## Required work
Below are some records. Repeat exactly the lines from the one containing "Calculate the design" through the final line.

------ Records supplied ------

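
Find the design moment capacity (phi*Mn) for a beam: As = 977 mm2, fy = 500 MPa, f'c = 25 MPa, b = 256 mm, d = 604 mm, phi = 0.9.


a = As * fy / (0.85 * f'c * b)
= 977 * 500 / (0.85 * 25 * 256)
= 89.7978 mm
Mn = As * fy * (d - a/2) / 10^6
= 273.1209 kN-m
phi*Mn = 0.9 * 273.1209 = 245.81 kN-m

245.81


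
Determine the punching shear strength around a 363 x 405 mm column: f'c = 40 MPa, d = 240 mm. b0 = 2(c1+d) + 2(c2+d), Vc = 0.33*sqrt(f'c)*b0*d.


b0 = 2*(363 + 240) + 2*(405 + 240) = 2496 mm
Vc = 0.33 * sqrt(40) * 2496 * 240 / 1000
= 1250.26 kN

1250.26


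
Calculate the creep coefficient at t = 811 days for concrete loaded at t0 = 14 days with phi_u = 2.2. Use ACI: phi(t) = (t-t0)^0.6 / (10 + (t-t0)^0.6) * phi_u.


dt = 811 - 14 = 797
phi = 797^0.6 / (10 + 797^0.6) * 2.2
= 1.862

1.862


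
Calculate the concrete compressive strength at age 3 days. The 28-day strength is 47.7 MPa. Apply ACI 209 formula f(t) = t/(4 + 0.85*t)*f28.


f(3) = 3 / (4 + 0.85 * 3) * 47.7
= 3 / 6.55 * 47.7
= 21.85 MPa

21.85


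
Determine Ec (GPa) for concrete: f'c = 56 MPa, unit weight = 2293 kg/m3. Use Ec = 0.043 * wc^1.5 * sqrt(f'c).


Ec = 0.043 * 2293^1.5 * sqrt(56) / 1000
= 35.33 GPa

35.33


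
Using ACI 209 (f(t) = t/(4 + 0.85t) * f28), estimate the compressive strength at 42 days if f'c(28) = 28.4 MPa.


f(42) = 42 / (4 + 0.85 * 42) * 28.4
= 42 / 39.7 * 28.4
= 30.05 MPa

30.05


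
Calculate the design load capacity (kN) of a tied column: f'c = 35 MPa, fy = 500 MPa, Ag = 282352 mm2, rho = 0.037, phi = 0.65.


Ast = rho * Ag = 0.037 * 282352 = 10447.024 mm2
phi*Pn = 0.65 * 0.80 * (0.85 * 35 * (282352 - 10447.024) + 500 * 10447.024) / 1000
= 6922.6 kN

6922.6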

------

## Response to the task
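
Calculate the design load capacity (kN) of a tied column: f'c = 35 MPa, fy = 500 MPa, Ag = 282352 mm2, rho = 0.037, phi = 0.65.


Ast = rho * Ag = 0.037 * 282352 = 10447.024 mm2
phi*Pn = 0.65 * 0.80 * (0.85 * 35 * (282352 - 10447.024) + 500 * 10447.024) / 1000
= 6922.6 kN

6922.6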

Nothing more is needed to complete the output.